BEGIN Available data

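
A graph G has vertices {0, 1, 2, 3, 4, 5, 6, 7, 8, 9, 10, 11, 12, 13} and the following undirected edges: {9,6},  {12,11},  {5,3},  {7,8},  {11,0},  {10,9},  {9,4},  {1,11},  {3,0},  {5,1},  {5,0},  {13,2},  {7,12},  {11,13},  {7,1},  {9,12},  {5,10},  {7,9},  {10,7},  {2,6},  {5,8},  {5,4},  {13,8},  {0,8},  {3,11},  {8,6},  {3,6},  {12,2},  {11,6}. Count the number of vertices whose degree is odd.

Degrees: 0:4, 1:3, 2:3, 3:4, 4:2, 5:6, 6:5, 7:5, 8:5, 9:5, 10:3, 11:6, 12:4, 13:3
Odd-degree vertices: 1, 2, 6, 7, 8, 9, 10, 13.

8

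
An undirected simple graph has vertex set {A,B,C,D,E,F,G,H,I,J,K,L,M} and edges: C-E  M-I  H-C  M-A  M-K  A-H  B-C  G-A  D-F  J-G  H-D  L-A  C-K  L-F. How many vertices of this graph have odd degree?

6

Degrees: A:4, B:1, C:4, D:2, E:1, F:2, G:2, H:3, I:1, J:1, K:2, L:2, M:3
Odd-degree vertices: B, E, H, I, J, M.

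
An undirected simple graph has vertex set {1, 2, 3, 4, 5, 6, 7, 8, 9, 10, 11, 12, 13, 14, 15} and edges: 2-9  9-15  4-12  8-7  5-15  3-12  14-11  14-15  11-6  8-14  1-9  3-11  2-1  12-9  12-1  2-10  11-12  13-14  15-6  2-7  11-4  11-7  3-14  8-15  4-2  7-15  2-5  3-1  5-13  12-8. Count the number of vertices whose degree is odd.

4

Degrees: 1:4, 2:6, 3:4, 4:3, 5:3, 6:2, 7:4, 8:4, 9:4, 10:1, 11:6, 12:6, 13:2, 14:5, 15:6
Odd-degree vertices: 4, 5, 10, 14.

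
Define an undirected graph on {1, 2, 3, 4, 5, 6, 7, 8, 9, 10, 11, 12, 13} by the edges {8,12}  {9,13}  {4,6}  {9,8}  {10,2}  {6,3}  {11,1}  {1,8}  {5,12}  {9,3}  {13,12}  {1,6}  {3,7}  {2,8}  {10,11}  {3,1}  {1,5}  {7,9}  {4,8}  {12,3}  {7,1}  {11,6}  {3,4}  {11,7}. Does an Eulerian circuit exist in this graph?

No

Degrees: 1:6, 2:2, 3:6, 4:3, 5:2, 6:4, 7:4, 8:5, 9:4, 10:2, 11:4, 12:4, 13:2
Vertices with odd degree: 4, 8. An Eulerian circuit requires all degrees even.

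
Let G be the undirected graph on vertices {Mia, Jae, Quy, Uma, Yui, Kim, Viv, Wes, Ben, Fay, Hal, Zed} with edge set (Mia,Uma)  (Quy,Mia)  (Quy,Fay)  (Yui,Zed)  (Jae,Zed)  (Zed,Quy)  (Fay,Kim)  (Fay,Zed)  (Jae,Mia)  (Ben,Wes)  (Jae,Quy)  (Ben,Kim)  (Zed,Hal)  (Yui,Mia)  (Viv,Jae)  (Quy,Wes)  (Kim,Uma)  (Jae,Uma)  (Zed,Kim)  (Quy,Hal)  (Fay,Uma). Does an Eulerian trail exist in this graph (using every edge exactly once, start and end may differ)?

Degrees: Mia:4, Jae:5, Quy:6, Uma:4, Yui:2, Kim:4, Viv:1, Wes:2, Ben:2, Fay:4, Hal:2, Zed:6
Odd-degree vertices: Jae, Viv (2 total).
The non-isolated vertices are connected and exactly 2 have odd degree, so an Eulerian trail exists (from Jae to Viv).

Yes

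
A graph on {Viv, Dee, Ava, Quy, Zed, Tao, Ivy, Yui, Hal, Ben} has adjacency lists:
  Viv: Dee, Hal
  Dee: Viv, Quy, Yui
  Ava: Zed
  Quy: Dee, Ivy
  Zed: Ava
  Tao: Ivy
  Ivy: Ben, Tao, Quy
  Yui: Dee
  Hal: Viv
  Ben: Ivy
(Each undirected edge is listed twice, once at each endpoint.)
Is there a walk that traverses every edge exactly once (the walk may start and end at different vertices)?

No

Degrees: Viv:2, Dee:3, Ava:1, Quy:2, Zed:1, Tao:1, Ivy:3, Yui:1, Hal:1, Ben:1
Odd-degree vertices: Dee, Ava, Zed, Tao, Ivy, Yui, Hal, Ben (8 total).
With 8 odd-degree vertices (more than two), no single trail can use every edge.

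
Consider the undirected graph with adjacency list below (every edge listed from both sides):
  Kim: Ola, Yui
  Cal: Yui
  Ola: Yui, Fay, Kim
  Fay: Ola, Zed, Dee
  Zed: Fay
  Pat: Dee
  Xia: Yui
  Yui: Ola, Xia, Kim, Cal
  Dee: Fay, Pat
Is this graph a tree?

No

|V| = 9, |E| = 9.
Connected but with 9 > 8 edges, so it has a cycle and is not a tree.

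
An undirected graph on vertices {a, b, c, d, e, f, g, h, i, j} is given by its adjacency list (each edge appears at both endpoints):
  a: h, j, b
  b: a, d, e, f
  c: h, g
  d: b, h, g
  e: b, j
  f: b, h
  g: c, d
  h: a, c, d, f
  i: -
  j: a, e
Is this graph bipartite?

Partition the vertices as {b, g, h, i, j} vs {a, c, d, e, f}. Each listed edge has one endpoint in each part, so the graph is bipartite.

Yes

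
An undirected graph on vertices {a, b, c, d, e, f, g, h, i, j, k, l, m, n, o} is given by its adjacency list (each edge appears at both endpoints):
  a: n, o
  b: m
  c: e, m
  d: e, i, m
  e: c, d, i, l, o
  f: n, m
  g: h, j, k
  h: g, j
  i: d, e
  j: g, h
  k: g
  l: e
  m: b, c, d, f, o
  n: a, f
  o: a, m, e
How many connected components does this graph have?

Component: {g, h, j, k}
Component: {a, b, c, d, e, f, i, l, m, n, o}

2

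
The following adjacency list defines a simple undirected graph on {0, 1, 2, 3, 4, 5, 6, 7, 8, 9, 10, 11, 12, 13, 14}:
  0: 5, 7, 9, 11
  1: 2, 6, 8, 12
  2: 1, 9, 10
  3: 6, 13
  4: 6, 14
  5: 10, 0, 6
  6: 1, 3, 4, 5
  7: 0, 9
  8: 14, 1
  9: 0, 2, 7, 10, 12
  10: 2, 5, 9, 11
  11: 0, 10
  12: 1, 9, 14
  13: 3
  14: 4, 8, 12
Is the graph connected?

Yes

Starting from 0 and exploring outward reaches every vertex (0, 5, 9, 11, 7, 6, 10, 2, 12, 3, 1, 4, 14, 13, 8); the graph is connected.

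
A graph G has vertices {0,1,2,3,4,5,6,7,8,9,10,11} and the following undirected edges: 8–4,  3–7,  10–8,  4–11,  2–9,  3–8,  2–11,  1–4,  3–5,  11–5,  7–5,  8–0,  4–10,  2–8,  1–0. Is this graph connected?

No

Component: {6}
Component: {0, 1, 2, 3, 4, 5, 7, 8, 9, 10, 11}
No edge joins these 2 groups, so the graph is disconnected.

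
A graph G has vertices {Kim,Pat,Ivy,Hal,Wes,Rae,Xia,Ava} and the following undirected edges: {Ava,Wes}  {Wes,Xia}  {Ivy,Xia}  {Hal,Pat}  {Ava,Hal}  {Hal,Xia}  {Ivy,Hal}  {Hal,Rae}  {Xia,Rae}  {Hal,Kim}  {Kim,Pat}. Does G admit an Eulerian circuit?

Degrees: Kim:2, Pat:2, Ivy:2, Hal:6, Wes:2, Rae:2, Xia:4, Ava:2
All degrees are even and the non-isolated vertices are connected — an Eulerian circuit exists.

Yes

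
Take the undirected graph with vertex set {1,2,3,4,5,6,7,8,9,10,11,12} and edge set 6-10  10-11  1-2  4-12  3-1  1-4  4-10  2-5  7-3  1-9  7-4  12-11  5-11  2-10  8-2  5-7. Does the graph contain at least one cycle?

Yes

The graph has 12 vertices, 16 edges, and 1 connected component.
One cycle is 1-2-5-7-4-1.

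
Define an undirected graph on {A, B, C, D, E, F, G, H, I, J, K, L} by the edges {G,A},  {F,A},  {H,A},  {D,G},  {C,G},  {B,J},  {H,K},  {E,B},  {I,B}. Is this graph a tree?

The graph has 12 vertices and 9 edges.
It splits into 3 components, so it cannot be a tree.

No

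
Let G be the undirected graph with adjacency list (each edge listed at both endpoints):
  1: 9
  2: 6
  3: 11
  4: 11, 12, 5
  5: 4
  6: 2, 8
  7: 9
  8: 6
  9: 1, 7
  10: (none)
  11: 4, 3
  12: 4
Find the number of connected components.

Component: {10}
Component: {1, 7, 9}
Component: {2, 6, 8}
Component: {3, 4, 5, 11, 12}

4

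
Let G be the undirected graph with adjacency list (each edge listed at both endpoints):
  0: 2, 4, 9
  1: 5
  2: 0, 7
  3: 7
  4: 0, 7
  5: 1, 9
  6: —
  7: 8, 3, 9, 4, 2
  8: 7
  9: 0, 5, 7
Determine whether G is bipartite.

Partition the vertices as {1, 2, 3, 4, 6, 8, 9} vs {0, 5, 7}. Each listed edge has one endpoint in each part, so the graph is bipartite.

Yes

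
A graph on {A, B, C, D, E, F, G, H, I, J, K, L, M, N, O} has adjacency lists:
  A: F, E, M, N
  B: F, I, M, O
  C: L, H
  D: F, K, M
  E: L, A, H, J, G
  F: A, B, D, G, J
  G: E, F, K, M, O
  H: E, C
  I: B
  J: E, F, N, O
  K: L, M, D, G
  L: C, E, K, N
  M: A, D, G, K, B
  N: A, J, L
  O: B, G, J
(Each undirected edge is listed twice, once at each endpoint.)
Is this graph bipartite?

The cycle G-M-K-G has length 3, which is odd, so the graph is not bipartite.

No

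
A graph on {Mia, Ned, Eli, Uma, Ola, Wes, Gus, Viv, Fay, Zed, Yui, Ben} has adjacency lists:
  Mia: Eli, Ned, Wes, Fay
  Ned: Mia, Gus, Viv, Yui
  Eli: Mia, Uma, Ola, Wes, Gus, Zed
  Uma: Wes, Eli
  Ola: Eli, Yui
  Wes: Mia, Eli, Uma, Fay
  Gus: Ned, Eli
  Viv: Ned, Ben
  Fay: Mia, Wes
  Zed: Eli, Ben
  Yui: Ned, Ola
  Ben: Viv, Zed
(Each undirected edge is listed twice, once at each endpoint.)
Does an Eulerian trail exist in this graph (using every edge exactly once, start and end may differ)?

Degrees: Mia:4, Ned:4, Eli:6, Uma:2, Ola:2, Wes:4, Gus:2, Viv:2, Fay:2, Zed:2, Yui:2, Ben:2
Odd-degree vertices: none (0 total).
With 0 odd-degree vertices and all edges in one connected piece, an Eulerian trail exists.

Yes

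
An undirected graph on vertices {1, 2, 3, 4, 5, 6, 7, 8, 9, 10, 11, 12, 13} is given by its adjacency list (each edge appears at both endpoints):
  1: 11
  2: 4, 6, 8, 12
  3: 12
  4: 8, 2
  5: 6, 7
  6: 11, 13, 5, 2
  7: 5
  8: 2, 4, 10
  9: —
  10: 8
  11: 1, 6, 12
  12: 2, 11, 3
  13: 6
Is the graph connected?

No

Component: {9}
Component: {1, 2, 3, 4, 5, 6, 7, 8, 10, 11, 12, 13}
No edge joins these 2 groups, so the graph is disconnected.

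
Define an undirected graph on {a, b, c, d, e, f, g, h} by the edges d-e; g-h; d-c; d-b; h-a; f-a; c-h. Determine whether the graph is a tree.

The graph has 8 vertices and 7 edges.
It is connected with exactly 7 edges, hence acyclic — it is a tree.

Yes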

END Available data

• [Exercise aim]:
Show all lines from the data that contain "given".

• [Problem solution]:
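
An undirected graph on vertices {a, b, c, d, e, f, g, h, i, j} is given by its adjacency list (each edge appears at both endpoints):
An undirected graph on vertices {a, b, c, d, e, f, g, h, i, j, k, l, m, n, o} is given by its adjacency list (each edge appears at both endpoints):
An undirected graph on vertices {1, 2, 3, 4, 5, 6, 7, 8, 9, 10, 11, 12, 13} is given by its adjacency list (each edge appears at both endpoints):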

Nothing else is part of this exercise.